Dataset excerpts:
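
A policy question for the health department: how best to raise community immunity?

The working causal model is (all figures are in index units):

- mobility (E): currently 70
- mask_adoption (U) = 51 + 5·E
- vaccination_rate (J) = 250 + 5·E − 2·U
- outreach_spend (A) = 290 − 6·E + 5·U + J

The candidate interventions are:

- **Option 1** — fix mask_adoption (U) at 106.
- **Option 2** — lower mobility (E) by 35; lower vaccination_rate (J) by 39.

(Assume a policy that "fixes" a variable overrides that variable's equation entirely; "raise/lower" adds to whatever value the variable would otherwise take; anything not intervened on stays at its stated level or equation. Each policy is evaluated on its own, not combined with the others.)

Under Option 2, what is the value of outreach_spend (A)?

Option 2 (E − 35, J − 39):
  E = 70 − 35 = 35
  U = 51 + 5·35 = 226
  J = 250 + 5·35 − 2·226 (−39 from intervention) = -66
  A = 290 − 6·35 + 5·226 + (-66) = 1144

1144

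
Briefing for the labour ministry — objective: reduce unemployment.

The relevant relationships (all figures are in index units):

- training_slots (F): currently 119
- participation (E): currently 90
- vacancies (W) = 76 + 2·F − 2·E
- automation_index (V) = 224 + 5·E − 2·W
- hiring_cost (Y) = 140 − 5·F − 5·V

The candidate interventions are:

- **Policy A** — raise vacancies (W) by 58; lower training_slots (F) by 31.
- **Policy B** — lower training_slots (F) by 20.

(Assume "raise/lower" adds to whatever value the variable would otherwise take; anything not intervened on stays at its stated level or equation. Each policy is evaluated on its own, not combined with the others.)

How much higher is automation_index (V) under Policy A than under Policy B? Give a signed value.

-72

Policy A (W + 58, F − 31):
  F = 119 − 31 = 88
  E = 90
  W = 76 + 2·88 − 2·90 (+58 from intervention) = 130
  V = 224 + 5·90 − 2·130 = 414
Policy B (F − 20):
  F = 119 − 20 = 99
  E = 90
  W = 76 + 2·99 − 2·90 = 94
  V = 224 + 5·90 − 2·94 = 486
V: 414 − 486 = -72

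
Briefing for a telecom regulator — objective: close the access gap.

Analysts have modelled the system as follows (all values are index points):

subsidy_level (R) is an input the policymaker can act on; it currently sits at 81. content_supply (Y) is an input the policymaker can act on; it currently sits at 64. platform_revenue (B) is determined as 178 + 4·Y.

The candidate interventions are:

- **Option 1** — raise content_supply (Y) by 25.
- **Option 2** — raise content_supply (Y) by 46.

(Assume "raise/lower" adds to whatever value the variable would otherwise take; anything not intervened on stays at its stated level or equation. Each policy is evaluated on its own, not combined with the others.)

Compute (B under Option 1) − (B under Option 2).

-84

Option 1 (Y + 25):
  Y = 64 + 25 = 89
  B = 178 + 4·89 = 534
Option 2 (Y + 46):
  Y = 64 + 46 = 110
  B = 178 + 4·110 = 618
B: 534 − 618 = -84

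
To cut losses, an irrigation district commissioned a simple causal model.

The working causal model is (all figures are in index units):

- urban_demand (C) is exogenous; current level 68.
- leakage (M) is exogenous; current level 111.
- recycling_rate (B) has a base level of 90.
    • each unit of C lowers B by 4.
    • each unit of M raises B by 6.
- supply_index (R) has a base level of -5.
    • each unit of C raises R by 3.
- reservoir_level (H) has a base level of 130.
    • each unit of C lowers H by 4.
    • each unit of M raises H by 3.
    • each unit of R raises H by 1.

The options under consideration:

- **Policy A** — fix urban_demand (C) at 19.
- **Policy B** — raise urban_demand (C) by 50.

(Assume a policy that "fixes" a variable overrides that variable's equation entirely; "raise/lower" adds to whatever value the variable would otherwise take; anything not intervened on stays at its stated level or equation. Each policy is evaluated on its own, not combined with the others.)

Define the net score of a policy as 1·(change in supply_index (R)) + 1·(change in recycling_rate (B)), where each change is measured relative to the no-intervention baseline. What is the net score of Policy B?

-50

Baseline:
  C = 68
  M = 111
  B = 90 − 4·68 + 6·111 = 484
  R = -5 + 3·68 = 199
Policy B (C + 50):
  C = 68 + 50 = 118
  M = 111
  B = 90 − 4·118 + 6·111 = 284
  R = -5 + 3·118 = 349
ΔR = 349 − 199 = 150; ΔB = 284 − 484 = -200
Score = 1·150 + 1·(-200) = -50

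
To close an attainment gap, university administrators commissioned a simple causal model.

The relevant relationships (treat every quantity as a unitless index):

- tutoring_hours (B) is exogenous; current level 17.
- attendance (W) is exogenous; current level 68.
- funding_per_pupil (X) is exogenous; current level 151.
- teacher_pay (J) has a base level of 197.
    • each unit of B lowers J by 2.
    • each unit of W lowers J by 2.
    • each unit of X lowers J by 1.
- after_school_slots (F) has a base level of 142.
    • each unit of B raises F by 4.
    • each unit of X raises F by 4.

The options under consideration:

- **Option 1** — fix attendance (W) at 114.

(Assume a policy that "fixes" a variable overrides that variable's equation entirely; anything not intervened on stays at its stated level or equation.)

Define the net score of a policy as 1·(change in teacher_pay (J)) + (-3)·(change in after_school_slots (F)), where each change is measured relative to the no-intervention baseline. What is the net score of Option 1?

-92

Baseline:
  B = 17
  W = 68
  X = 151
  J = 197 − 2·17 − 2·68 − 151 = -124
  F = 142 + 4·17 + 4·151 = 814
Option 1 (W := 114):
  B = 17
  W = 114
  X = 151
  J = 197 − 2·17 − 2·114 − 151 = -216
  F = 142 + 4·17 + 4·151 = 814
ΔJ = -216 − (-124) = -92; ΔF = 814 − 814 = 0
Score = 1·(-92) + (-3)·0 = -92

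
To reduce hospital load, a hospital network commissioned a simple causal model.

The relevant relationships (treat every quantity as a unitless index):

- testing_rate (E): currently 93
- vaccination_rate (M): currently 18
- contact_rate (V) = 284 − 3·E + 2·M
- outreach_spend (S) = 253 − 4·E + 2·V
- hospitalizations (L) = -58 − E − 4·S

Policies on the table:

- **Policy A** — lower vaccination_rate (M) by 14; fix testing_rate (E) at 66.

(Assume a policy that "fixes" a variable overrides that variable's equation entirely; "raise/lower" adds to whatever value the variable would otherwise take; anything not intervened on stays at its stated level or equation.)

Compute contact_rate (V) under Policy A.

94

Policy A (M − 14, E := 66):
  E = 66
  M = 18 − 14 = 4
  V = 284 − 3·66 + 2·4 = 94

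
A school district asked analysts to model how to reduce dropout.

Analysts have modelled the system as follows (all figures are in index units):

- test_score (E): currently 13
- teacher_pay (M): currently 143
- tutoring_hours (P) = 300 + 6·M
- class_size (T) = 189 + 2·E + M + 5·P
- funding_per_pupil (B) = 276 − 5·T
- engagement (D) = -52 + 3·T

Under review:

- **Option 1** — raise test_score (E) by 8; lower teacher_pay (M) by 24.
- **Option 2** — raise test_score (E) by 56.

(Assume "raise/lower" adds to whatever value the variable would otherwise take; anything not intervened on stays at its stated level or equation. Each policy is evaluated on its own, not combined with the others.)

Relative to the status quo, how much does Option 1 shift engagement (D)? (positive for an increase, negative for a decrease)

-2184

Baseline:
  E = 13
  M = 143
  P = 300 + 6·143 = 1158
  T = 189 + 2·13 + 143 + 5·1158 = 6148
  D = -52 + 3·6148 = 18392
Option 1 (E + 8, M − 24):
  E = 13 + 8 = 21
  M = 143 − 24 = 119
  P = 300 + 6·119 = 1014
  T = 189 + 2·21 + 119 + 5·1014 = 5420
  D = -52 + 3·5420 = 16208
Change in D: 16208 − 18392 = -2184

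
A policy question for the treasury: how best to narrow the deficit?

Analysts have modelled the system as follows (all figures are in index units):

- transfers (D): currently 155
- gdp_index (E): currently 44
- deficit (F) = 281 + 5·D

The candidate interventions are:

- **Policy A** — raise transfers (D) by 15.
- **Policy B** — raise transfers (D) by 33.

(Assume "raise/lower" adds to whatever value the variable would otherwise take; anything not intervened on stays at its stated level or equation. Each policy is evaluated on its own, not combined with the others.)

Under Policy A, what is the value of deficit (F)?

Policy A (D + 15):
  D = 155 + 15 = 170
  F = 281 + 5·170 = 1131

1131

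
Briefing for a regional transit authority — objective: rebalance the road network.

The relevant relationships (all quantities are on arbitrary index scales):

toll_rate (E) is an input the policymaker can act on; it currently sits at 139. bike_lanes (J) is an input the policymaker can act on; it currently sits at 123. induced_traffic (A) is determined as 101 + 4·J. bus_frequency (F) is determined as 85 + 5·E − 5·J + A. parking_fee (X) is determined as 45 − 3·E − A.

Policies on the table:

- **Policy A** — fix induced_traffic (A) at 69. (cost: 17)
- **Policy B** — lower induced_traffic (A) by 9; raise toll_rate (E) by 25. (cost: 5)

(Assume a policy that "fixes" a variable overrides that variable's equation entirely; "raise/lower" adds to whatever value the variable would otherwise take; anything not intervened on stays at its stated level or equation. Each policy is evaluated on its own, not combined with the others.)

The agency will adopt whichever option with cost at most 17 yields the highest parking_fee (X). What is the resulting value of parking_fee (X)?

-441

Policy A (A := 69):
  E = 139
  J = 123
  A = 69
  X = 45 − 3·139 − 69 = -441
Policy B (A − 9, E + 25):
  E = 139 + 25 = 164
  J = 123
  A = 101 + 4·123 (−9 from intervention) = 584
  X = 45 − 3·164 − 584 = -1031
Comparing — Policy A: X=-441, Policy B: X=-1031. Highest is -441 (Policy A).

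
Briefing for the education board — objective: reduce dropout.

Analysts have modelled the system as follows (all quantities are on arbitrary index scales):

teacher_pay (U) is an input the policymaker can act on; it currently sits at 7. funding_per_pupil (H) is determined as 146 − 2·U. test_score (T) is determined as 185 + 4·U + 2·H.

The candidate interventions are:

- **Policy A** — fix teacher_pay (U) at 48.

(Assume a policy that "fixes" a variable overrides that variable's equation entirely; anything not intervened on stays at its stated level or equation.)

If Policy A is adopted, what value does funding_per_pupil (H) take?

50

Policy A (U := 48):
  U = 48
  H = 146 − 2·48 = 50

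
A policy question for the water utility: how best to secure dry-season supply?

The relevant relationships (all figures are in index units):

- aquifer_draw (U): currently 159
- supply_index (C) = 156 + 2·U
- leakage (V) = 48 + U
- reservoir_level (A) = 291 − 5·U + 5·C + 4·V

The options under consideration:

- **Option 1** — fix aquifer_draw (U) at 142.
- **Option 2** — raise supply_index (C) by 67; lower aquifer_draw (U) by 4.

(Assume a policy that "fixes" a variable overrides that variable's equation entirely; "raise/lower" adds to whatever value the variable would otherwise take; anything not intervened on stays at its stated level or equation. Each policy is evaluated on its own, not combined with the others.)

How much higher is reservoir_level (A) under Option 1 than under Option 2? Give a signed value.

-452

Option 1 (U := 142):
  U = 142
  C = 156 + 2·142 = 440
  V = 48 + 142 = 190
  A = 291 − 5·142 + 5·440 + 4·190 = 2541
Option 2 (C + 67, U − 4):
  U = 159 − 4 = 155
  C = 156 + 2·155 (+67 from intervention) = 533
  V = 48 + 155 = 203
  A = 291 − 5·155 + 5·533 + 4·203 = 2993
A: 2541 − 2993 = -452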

● **Task requirements**
Throughout the data above, report every line that contains the string "transfers".

● **Reply to the task**
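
- transfers (D): currently 155
- **Policy A** — raise transfers (D) by 15.
- **Policy B** — raise transfers (D) by 33.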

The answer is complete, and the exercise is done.